Work required — What you give back must match the records below exactly.

Available data —
========================================================================
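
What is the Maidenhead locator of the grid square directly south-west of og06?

Longitude square 0; −1 → -1, wraps to 9, carry into field.
Longitude field O = 14; −1 → 13 = N.
Latitude square 6; −1 → 5.

NG95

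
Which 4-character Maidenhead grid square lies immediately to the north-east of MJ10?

MJ21

Longitude square 1; +1 → 2.
Latitude square 0; +1 → 1.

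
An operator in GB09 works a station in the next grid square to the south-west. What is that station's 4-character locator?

Longitude square 0; −1 → -1, wraps to 9, carry into field.
Longitude field G = 6; −1 → 5 = F.
Latitude square 9; −1 → 8.

FB98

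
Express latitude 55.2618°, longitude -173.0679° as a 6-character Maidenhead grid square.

Shift to the Maidenhead origin (180°W, 90°S): lon 6.9321, lat 145.2618.
Field (20°×10°, letters A–R): 6.9321/20 → 0 → A, 145.2618/10 → 14 → O; chars AO.
Square (2°×1°, digits 0–9): 6.9321/2 → 3, 5.2618/1 → 5; chars 35.
Subsquare (5′×2.5′, letters a–x): 0.9321/0.0833333 → 11 → l, 0.2618/0.0416667 → 6 → g; chars lg.

AO35lg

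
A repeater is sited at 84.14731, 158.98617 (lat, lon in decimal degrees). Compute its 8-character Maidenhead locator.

Shift to the Maidenhead origin (180°W, 90°S): lon 338.98617, lat 174.14731.
Field (20°×10°, letters A–R): lon ⌊338.98617/20⌋ = 16 → Q; lat ⌊174.14731/10⌋ = 17 → R.
Square (2°×1°, digits 0–9): lon ⌊18.98617/2⌋ = 9; lat ⌊4.14731/1⌋ = 4.
Subsquare (5′×2.5′, letters a–x): lon ⌊0.98617/0.0833333⌋ = 11 → l; lat ⌊0.14731/0.0416667⌋ = 3 → d.
Extended square (30″×15″, digits 0–9): lon ⌊0.06950/0.00833333⌋ = 8; lat ⌊0.02231/0.00416667⌋ = 5.

QR94ld85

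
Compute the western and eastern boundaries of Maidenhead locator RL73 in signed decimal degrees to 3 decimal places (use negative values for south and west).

Field R=17, L=11: +17·20° lon, +11·10° lat → SW at lon 160°, lat 20°.
Square 7, 3: +7·2° lon, +3·1° lat → SW at lon 174°, lat 23°.
Cell spans 2° lon × 1° lat.
west 174.000, east 176.000.

174.000, 176.000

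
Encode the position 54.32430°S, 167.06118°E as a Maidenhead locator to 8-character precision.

RD35mq72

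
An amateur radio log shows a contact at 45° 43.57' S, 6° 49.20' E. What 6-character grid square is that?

JE34jg

Add 180° to longitude and 90° to latitude: 186.8200, 44.2738.
Field: lon ⌊186.8200/20⌋ = 9 → J; lat ⌊44.2738/10⌋ = 4 → E.
Square: lon ⌊6.8200/2⌋ = 3; lat ⌊4.2738/1⌋ = 4.
Subsquare: lon ⌊0.8200/0.0833333⌋ = 9 → j; lat ⌊0.2738/0.0416667⌋ = 6 → g.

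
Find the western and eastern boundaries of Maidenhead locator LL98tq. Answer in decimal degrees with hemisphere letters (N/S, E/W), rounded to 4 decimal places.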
========================================================================
Written reply —
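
What is the Maidenhead locator of the grid square directly south-west of og06?

Longitude square 0; −1 → -1, wraps to 9, carry into field.
Longitude field O = 14; −1 → 13 = N.
Latitude square 6; −1 → 5.

NG95

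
Which 4-character Maidenhead grid square lies immediately to the north-east of MJ10?

MJ21

Longitude square 1; +1 → 2.
Latitude square 0; +1 → 1.

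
An operator in GB09 works a station in the next grid square to the south-west. What is that station's 4-character locator?

Longitude square 0; −1 → -1, wraps to 9, carry into field.
Longitude field G = 6; −1 → 5 = F.
Latitude square 9; −1 → 8.

FB98

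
Express latitude 55.2618°, longitude -173.0679° as a 6-character Maidenhead grid square.

Shift to the Maidenhead origin (180°W, 90°S): lon 6.9321, lat 145.2618.
Field (20°×10°, letters A–R): 6.9321/20 → 0 → A, 145.2618/10 → 14 → O; chars AO.
Square (2°×1°, digits 0–9): 6.9321/2 → 3, 5.2618/1 → 5; chars 35.
Subsquare (5′×2.5′, letters a–x): 0.9321/0.0833333 → 11 → l, 0.2618/0.0416667 → 6 → g; chars lg.

AO35lg

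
A repeater is sited at 84.14731, 158.98617 (lat, lon in decimal degrees). Compute its 8-character Maidenhead locator.

Shift to the Maidenhead origin (180°W, 90°S): lon 338.98617, lat 174.14731.
Field (20°×10°, letters A–R): lon ⌊338.98617/20⌋ = 16 → Q; lat ⌊174.14731/10⌋ = 17 → R.
Square (2°×1°, digits 0–9): lon ⌊18.98617/2⌋ = 9; lat ⌊4.14731/1⌋ = 4.
Subsquare (5′×2.5′, letters a–x): lon ⌊0.98617/0.0833333⌋ = 11 → l; lat ⌊0.14731/0.0416667⌋ = 3 → d.
Extended square (30″×15″, digits 0–9): lon ⌊0.06950/0.00833333⌋ = 8; lat ⌊0.02231/0.00416667⌋ = 5.

QR94ld85

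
Compute the western and eastern boundaries of Maidenhead locator RL73 in signed decimal degrees to 3 decimal places (use negative values for south and west).

Field R=17, L=11: +17·20° lon, +11·10° lat → SW at lon 160°, lat 20°.
Square 7, 3: +7·2° lon, +3·1° lat → SW at lon 174°, lat 23°.
Cell spans 2° lon × 1° lat.
west 174.000, east 176.000.

174.000, 176.000

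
Encode the position 54.32430°S, 167.06118°E as a Maidenhead locator to 8-character precision.

RD35mq72

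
An amateur radio log shows a contact at 45° 43.57' S, 6° 49.20' E. What 6-character grid square is that?

JE34jg

Add 180° to longitude and 90° to latitude: 186.8200, 44.2738.
Field: lon ⌊186.8200/20⌋ = 9 → J; lat ⌊44.2738/10⌋ = 4 → E.
Square: lon ⌊6.8200/2⌋ = 3; lat ⌊4.2738/1⌋ = 4.
Subsquare: lon ⌊0.8200/0.0833333⌋ = 9 → j; lat ⌊0.2738/0.0416667⌋ = 6 → g.

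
Find the western and eastern boundaries of Maidenhead locator LL98tq. Answer in decimal degrees with hemisphere letters (N/S, E/W), rounded to 4 decimal places.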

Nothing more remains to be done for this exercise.